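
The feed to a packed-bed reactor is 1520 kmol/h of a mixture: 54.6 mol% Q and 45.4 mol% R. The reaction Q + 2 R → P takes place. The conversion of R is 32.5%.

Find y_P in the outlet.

0.0865

R reacted = 0.325 × 690.1 = 224.3 kmol/h; ν_R = −2, so ξ = 224.3/2 = 112.1 kmol/h.
Outlet amounts (n = n₀ + ν ξ):
  Q: 829.9 − 1(112.1) = 717.8
  R: 690.1 − 2(112.1) = 465.8
  P: 0 + 1(112.1) = 112.1
Total out = 1296 kmol/h; y_P = 112.1 / 1296 = 0.08654.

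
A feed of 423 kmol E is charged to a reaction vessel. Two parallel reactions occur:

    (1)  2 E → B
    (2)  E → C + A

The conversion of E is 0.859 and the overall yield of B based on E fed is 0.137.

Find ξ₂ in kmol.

ξ₂ = 247 kmol

Yield of B: 1ξ₁ / 423 = 0.137 → ξ₁ = 57.95 kmol.
Conversion of E: 2ξ₁ + 1ξ₂ = 0.859 × 423 = 363.4 → ξ₂ = 247.5 kmol.
Outlet amounts (n = n₀ + Σ ν·ξ):
  E: 423 − 2(57.95) − 1(247.5) = 59.64
  B: 0 + 1(57.95) = 57.95
  C: 0 + 1(247.5) = 247.5
  A: 0 + 1(247.5) = 247.5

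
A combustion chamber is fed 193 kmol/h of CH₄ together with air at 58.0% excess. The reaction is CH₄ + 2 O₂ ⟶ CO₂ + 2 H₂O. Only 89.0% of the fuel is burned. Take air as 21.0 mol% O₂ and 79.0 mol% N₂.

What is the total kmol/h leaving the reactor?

Stoichiometric O₂ = 2 × 193 = 386 kmol/h; O₂ fed = 386 × 1.580 = 609.9 kmol/h.
N₂ fed = 609.9 × 79/21 = 2294 kmol/h.
Fuel reacted = 0.89 × 193 → ξ = 171.8 kmol/h.
Outlet (n = n₀ + ν ξ):
  CH₄: 193 − 1(171.8) = 21.23
  O₂: 609.9 − 2(171.8) = 266.3
  N₂: 2294 (inert)
  CO₂: 0 + 1(171.8) = 171.8
  H₂O: 0 + 2(171.8) = 343.5
Total out = 21.23 + 266.3 + 2294 + 171.8 + 343.5 = 3097 kmol/h.

3100 kmol/h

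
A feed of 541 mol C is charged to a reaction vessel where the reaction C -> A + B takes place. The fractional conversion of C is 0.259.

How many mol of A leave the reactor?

140 mol

C reacted = 0.259 × 541 = 140.1 mol; ν_C = −1, so ξ = 140.1/1 = 140.1 mol.
Outlet amounts (n = n₀ + ν ξ):
  C: 541 − 1(140.1) = 400.9
  A: 0 + 1(140.1) = 140.1
  B: 0 + 1(140.1) = 140.1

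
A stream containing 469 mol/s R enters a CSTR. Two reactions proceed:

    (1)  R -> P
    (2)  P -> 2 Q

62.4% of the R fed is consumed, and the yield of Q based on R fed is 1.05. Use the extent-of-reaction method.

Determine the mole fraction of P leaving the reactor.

0.0649

Conversion of R: R consumed = 1ξ₁ = 0.624 × 469 → ξ₁ = 292.7 mol/s.
Yield of Q: 2ξ₂ / 469 = 1.05 → ξ₂ = 246.2 mol/s.
Outlet amounts (n = n₀ + Σ ν·ξ):
  R: 469 − 1(292.7) = 176.3
  P: 0 + 1(292.7) − 1(246.2) = 46.43
  Q: 0 + 2(246.2) = 492.5
Total out = 715.2 mol/s; y_P = 46.43 / 715.2 = 0.06492.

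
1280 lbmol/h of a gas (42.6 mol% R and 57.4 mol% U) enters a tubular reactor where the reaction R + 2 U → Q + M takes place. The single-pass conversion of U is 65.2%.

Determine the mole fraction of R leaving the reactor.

U reacted = 0.652 × 734.7 = 479 lbmol/h; ν_U = −2, so ξ = 479/2 = 239.5 lbmol/h.
Outlet amounts (n = n₀ + ν ξ):
  R: 545.3 − 1(239.5) = 305.8
  U: 734.7 − 2(239.5) = 255.7
  Q: 0 + 1(239.5) = 239.5
  M: 0 + 1(239.5) = 239.5
Total out = 1040 lbmol/h; y_R = 305.8 / 1040 = 0.2939.

0.294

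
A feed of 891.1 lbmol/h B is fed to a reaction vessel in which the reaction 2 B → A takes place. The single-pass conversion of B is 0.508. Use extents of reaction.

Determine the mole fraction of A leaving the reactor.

0.34

B reacted = 0.508 × 891.1 = 452.7 lbmol/h; ν_B = −2, so ξ = 452.7/2 = 226.3 lbmol/h.
Outlet amounts (n = n₀ + ν ξ):
  B: 891.1 − 2(226.3) = 438.4
  A: 0 + 1(226.3) = 226.3
Total out = 664.8 lbmol/h; y_A = 226.3 / 664.8 = 0.3405.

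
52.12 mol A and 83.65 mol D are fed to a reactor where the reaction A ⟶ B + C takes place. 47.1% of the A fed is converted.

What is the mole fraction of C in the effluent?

0.153

A reacted = 0.471 × 52.12 = 24.55 mol; ν_A = −1, so ξ = 24.55/1 = 24.55 mol.
Outlet amounts (n = n₀ + ν ξ):
  A: 52.12 − 1(24.55) = 27.57
  B: 0 + 1(24.55) = 24.55
  C: 0 + 1(24.55) = 24.55
  D: 83.65 (inert)
Total out = 160.3 mol; y_C = 24.55 / 160.3 = 0.1531.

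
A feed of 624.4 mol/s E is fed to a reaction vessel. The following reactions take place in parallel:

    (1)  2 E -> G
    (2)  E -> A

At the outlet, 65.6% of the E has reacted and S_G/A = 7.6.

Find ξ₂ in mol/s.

ξ₂ = 25.3 mol/s

Conversion of E: E consumed = 0.656 × 624.4 = 409.6 mol/s = 2ξ₁ + 1ξ₂.
Selectivity: 1ξ₁ / (1ξ₂) = 7.6 → ξ₁ = 7.6 ξ₂.
Substitute: (2·7.6 + 1) ξ₂ = 409.6 → ξ₂ = 25.28 mol/s, ξ₁ = 192.2 mol/s.
Outlet amounts (n = n₀ + Σ ν·ξ):
  E: 624.4 − 2(192.2) − 1(25.28) = 214.8
  G: 0 + 1(192.2) = 192.2
  A: 0 + 1(25.28) = 25.28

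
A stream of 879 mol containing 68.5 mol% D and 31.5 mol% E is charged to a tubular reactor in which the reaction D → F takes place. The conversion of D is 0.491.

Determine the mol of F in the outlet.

296 mol

D reacted = 0.491 × 602.1 = 295.6 mol; ν_D = −1, so ξ = 295.6/1 = 295.6 mol.
Outlet amounts (n = n₀ + ν ξ):
  D: 602.1 − 1(295.6) = 306.5
  F: 0 + 1(295.6) = 295.6
  E: 276.9 (inert)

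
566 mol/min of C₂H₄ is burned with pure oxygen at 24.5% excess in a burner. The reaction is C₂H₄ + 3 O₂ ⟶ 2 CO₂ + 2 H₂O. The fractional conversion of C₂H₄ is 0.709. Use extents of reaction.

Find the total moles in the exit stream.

Stoichiometric O₂ = 3 × 566 = 1698 mol/min; O₂ fed = 1698 × 1.245 = 2114 mol/min.
Fuel reacted = 0.709 × 566 → ξ = 401.3 mol/min.
Outlet (n = n₀ + ν ξ):
  C₂H₄: 566 − 1(401.3) = 164.7
  O₂: 2114 − 3(401.3) = 910.1
  CO₂: 0 + 2(401.3) = 802.6
  H₂O: 0 + 2(401.3) = 802.6
Total out = 164.7 + 910.1 + 802.6 + 802.6 = 2680 mol/min.

2680 mol/min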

» **Problem requirements**
Take the lines from the first line of the listing to the line containing "62.4% of the". Please print them exactly, ends included, with nothing else.

» **Task solution**
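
The feed to a packed-bed reactor is 1520 kmol/h of a mixture: 54.6 mol% Q and 45.4 mol% R. The reaction Q + 2 R → P takes place. The conversion of R is 32.5%.

Find y_P in the outlet.

0.0865

R reacted = 0.325 × 690.1 = 224.3 kmol/h; ν_R = −2, so ξ = 224.3/2 = 112.1 kmol/h.
Outlet amounts (n = n₀ + ν ξ):
  Q: 829.9 − 1(112.1) = 717.8
  R: 690.1 − 2(112.1) = 465.8
  P: 0 + 1(112.1) = 112.1
Total out = 1296 kmol/h; y_P = 112.1 / 1296 = 0.08654.

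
A feed of 423 kmol E is charged to a reaction vessel. Two parallel reactions occur:

    (1)  2 E → B
    (2)  E → C + A

The conversion of E is 0.859 and the overall yield of B based on E fed is 0.137.

Find ξ₂ in kmol.

ξ₂ = 247 kmol

Yield of B: 1ξ₁ / 423 = 0.137 → ξ₁ = 57.95 kmol.
Conversion of E: 2ξ₁ + 1ξ₂ = 0.859 × 423 = 363.4 → ξ₂ = 247.5 kmol.
Outlet amounts (n = n₀ + Σ ν·ξ):
  E: 423 − 2(57.95) − 1(247.5) = 59.64
  B: 0 + 1(57.95) = 57.95
  C: 0 + 1(247.5) = 247.5
  A: 0 + 1(247.5) = 247.5

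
A combustion chamber is fed 193 kmol/h of CH₄ together with air at 58.0% excess. The reaction is CH₄ + 2 O₂ ⟶ CO₂ + 2 H₂O. Only 89.0% of the fuel is burned. Take air as 21.0 mol% O₂ and 79.0 mol% N₂.

What is the total kmol/h leaving the reactor?

Stoichiometric O₂ = 2 × 193 = 386 kmol/h; O₂ fed = 386 × 1.580 = 609.9 kmol/h.
N₂ fed = 609.9 × 79/21 = 2294 kmol/h.
Fuel reacted = 0.89 × 193 → ξ = 171.8 kmol/h.
Outlet (n = n₀ + ν ξ):
  CH₄: 193 − 1(171.8) = 21.23
  O₂: 609.9 − 2(171.8) = 266.3
  N₂: 2294 (inert)
  CO₂: 0 + 1(171.8) = 171.8
  H₂O: 0 + 2(171.8) = 343.5
Total out = 21.23 + 266.3 + 2294 + 171.8 + 343.5 = 3097 kmol/h.

3100 kmol/h

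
A feed of 541 mol C is charged to a reaction vessel where the reaction C -> A + B takes place. The fractional conversion of C is 0.259.

How many mol of A leave the reactor?

140 mol

C reacted = 0.259 × 541 = 140.1 mol; ν_C = −1, so ξ = 140.1/1 = 140.1 mol.
Outlet amounts (n = n₀ + ν ξ):
  C: 541 − 1(140.1) = 400.9
  A: 0 + 1(140.1) = 140.1
  B: 0 + 1(140.1) = 140.1

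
A stream containing 469 mol/s R enters a CSTR. Two reactions proceed:

    (1)  R -> P
    (2)  P -> 2 Q

62.4% of the R fed is consumed, and the yield of Q based on R fed is 1.05. Use the extent-of-reaction method.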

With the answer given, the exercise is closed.